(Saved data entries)
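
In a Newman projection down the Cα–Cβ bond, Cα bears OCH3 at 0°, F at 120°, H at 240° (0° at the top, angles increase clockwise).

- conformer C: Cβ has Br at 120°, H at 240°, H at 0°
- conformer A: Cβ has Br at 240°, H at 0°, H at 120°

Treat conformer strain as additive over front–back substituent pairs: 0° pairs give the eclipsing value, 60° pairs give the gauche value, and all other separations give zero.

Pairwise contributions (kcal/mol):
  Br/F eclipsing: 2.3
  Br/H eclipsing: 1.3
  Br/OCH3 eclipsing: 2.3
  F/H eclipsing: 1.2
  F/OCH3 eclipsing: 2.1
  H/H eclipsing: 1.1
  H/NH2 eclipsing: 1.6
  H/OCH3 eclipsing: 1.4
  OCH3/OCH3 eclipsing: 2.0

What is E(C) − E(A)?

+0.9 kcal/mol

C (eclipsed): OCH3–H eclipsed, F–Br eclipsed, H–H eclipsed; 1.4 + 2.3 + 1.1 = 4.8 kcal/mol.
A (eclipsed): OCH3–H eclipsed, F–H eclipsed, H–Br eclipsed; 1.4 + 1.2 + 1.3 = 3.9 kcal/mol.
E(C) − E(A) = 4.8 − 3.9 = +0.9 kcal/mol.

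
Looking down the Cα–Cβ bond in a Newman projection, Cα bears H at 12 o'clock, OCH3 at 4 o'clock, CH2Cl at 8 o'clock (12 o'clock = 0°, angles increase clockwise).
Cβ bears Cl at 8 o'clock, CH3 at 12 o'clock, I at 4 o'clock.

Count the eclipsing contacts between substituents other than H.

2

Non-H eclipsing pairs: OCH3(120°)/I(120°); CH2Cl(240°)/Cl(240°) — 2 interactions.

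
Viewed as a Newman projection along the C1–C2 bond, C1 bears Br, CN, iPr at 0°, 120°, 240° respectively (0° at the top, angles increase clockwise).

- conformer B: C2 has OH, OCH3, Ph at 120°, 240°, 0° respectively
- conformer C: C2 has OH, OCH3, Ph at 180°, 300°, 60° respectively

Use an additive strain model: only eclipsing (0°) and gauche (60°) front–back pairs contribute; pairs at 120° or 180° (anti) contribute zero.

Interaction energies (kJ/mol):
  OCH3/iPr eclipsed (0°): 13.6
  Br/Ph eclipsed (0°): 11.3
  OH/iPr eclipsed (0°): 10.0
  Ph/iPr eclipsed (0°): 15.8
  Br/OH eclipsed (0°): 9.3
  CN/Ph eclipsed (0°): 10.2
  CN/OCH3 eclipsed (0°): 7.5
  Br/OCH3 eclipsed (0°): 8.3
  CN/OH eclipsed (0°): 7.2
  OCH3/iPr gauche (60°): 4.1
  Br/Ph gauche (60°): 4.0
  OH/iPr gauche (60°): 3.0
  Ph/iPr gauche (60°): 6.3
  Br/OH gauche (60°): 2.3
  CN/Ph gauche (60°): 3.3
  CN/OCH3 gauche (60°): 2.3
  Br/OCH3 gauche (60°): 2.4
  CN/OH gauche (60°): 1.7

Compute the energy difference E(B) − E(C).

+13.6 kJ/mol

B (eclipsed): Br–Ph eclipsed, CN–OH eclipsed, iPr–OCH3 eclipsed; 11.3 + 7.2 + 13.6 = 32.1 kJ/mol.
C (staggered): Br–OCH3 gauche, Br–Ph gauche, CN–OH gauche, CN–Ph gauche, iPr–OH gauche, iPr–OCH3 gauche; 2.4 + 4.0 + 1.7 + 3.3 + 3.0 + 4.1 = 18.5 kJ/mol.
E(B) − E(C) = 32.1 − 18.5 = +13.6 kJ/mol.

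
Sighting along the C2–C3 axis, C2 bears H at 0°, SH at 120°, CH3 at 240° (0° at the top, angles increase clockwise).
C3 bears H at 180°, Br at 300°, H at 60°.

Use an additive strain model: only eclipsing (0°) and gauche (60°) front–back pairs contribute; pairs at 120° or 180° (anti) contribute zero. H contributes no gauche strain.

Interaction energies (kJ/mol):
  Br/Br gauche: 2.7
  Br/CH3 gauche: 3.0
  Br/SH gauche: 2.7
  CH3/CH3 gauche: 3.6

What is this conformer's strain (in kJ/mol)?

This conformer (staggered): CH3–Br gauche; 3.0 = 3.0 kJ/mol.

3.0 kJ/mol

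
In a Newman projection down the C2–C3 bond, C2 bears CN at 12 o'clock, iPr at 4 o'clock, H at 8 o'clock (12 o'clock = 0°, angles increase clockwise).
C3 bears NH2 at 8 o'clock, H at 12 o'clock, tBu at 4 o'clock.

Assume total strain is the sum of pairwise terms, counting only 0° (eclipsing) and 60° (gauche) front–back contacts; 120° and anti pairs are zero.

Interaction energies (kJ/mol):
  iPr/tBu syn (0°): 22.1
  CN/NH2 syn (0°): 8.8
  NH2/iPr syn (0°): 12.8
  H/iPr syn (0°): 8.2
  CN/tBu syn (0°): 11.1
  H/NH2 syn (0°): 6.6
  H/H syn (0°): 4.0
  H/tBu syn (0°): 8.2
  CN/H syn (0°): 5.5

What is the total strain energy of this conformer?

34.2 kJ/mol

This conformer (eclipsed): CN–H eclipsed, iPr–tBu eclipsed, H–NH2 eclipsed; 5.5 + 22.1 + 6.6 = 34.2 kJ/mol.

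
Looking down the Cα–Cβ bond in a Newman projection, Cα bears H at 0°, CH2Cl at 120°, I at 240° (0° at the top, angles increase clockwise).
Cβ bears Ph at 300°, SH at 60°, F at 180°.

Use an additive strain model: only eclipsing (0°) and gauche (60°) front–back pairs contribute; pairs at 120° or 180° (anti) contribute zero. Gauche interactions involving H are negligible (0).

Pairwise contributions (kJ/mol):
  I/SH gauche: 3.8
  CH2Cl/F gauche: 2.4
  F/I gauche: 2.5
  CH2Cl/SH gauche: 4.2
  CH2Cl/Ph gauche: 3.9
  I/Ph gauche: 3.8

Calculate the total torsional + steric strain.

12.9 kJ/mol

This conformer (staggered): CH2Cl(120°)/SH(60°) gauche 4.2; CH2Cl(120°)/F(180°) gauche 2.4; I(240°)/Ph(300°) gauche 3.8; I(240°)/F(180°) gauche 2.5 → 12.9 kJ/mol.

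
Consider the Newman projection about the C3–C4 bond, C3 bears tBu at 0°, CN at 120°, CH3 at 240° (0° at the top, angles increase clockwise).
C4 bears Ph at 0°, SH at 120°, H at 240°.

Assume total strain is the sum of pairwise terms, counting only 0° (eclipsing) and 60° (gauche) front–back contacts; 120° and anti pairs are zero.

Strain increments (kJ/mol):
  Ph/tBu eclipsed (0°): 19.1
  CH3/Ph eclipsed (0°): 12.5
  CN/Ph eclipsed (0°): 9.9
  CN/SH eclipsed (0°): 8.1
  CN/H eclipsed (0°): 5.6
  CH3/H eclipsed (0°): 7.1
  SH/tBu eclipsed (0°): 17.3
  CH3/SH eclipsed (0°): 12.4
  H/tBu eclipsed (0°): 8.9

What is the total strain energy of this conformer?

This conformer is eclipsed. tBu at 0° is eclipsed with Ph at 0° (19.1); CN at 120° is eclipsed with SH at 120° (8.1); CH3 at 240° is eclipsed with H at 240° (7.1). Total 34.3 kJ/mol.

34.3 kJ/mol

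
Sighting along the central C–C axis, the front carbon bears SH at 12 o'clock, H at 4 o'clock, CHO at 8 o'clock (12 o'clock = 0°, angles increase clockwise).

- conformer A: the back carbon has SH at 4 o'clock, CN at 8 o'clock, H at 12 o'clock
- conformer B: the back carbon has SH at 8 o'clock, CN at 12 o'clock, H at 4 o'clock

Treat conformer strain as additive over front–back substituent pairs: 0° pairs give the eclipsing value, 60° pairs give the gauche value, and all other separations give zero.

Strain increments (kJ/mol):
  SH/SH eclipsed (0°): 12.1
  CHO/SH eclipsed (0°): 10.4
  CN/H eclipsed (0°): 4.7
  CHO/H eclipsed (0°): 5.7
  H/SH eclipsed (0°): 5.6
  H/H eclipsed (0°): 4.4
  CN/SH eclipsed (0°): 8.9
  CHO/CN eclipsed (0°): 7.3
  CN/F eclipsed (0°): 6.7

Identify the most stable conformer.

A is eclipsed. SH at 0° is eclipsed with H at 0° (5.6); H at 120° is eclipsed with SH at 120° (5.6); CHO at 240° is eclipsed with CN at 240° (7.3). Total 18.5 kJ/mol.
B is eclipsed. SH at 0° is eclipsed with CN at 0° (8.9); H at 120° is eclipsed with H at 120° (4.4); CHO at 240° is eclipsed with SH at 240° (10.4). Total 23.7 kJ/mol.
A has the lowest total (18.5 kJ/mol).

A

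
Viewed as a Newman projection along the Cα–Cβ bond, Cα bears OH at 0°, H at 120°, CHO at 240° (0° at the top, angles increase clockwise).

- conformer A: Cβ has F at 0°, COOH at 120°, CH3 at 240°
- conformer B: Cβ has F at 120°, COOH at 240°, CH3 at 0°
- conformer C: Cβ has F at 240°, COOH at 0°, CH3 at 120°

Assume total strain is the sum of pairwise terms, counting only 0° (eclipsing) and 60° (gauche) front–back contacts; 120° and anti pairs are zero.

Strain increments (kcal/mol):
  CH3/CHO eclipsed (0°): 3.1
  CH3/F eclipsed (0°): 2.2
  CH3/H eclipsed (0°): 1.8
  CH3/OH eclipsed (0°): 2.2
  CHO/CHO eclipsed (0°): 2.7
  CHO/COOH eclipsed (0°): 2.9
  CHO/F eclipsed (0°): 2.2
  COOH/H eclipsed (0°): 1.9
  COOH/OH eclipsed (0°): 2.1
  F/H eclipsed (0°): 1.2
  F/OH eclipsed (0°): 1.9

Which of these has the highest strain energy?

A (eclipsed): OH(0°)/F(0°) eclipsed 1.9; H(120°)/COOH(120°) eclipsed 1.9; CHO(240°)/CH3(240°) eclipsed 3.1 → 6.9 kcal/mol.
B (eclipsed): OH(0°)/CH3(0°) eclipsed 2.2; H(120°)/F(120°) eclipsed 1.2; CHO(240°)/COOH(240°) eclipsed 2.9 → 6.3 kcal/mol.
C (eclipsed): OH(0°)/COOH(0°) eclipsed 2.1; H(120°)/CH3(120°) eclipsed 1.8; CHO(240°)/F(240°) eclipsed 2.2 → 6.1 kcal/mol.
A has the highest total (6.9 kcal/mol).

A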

## The problem:
Repeat, word for word, the lines from the start of the records to the line that contains "OCH3/OCH3 eclipsing: 2.0", both of them included, and no others.

## Result of this exercise:
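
In a Newman projection down the Cα–Cβ bond, Cα bears OCH3 at 0°, F at 120°, H at 240° (0° at the top, angles increase clockwise).

- conformer C: Cβ has Br at 120°, H at 240°, H at 0°
- conformer A: Cβ has Br at 240°, H at 0°, H at 120°

Treat conformer strain as additive over front–back substituent pairs: 0° pairs give the eclipsing value, 60° pairs give the gauche value, and all other separations give zero.

Pairwise contributions (kcal/mol):
  Br/F eclipsing: 2.3
  Br/H eclipsing: 1.3
  Br/OCH3 eclipsing: 2.3
  F/H eclipsing: 1.2
  F/OCH3 eclipsing: 2.1
  H/H eclipsing: 1.1
  H/NH2 eclipsing: 1.6
  H/OCH3 eclipsing: 1.4
  OCH3/OCH3 eclipsing: 2.0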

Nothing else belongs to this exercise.